THE PROBLEM:
Once the line containing "- The drawing is 257.711" is found in the records below, return it and each following line exactly, up to and including the line containing "S295 / F2772.", and nothing else.

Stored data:
<<<<

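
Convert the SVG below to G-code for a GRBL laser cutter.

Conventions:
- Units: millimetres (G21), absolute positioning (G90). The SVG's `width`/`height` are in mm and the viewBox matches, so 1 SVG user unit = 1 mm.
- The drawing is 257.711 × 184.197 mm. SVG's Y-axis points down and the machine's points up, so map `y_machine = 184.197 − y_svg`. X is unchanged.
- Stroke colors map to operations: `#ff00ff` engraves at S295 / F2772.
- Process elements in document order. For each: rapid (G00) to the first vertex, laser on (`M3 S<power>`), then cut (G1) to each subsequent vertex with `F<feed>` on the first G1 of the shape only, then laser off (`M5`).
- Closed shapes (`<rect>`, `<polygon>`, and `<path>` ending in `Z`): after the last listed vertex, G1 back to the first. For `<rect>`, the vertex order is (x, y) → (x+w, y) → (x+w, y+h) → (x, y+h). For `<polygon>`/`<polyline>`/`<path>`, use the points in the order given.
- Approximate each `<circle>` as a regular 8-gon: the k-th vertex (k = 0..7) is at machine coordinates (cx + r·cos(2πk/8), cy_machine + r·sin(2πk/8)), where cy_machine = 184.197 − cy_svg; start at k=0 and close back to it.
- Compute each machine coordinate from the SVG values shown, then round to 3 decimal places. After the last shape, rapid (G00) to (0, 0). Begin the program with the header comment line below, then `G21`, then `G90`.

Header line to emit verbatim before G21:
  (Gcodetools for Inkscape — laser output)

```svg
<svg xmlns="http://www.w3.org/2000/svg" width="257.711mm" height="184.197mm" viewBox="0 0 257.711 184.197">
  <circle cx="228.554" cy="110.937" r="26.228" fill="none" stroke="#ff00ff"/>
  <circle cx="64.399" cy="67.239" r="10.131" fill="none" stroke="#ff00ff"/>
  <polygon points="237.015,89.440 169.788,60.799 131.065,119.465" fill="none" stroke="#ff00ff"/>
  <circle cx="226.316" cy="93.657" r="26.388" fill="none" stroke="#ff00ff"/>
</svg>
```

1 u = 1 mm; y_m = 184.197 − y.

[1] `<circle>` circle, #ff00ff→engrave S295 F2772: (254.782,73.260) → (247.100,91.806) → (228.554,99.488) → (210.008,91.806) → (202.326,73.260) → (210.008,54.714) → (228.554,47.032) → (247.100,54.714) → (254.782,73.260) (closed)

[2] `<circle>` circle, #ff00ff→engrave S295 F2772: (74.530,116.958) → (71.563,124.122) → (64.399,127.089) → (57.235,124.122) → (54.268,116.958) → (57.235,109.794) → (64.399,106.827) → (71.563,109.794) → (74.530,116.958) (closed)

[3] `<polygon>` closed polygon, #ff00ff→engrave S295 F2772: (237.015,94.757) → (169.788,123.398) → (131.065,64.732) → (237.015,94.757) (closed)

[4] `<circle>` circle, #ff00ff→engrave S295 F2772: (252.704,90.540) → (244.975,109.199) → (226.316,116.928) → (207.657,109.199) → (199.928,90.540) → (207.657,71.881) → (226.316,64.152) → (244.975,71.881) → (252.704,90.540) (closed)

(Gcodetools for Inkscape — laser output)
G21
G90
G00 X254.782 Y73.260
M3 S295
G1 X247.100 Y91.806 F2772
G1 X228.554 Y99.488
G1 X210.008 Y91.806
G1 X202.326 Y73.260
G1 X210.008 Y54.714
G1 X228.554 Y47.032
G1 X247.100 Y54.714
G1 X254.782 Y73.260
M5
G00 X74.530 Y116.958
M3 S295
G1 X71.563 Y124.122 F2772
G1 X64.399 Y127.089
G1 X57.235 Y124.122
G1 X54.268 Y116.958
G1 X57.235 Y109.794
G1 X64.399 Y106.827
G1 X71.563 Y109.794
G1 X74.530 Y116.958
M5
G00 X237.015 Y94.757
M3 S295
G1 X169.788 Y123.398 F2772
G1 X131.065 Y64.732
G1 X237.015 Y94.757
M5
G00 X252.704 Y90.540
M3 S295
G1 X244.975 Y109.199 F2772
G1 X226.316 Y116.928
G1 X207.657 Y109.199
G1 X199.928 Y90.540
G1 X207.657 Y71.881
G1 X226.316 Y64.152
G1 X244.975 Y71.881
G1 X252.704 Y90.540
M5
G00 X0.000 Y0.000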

>>>>
<<<<

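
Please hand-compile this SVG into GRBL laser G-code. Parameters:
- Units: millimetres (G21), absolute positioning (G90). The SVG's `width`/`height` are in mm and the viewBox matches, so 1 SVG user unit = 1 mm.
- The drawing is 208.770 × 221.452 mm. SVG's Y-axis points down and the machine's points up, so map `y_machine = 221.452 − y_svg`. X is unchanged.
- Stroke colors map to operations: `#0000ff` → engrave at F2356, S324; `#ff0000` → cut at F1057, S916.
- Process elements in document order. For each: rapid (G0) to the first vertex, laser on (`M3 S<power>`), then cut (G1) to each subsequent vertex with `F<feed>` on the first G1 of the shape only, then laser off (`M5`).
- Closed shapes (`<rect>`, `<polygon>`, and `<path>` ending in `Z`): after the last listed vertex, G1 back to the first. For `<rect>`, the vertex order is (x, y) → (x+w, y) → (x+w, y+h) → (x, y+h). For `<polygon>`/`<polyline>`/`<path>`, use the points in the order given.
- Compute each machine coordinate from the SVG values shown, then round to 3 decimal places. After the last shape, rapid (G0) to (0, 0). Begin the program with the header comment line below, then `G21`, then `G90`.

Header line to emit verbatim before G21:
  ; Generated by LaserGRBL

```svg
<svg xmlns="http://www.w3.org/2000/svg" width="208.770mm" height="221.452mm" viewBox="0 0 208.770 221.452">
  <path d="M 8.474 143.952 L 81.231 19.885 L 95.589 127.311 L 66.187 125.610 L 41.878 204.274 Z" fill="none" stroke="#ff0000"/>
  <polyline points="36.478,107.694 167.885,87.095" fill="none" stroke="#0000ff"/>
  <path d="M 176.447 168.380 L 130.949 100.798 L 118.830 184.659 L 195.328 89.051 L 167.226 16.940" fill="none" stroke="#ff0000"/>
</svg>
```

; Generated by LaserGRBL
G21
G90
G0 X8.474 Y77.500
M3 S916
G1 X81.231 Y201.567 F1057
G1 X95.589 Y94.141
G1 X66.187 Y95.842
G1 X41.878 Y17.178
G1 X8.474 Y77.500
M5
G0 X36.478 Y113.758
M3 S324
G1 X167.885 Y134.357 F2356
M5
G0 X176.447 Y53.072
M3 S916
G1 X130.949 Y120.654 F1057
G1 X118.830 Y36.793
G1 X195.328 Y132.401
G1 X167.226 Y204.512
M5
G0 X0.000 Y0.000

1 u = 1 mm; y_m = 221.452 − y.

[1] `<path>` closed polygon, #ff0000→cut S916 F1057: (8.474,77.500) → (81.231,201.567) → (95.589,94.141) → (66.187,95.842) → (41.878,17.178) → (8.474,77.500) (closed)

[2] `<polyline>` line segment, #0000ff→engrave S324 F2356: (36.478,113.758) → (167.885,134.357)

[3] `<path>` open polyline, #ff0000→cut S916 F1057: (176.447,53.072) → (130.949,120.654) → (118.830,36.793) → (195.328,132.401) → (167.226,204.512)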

>>>>

ANSWER SPACE:
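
- The drawing is 257.711 × 184.197 mm. SVG's Y-axis points down and the machine's points up, so map `y_machine = 184.197 − y_svg`. X is unchanged.
- Stroke colors map to operations: `#ff00ff` engraves at S295 / F2772.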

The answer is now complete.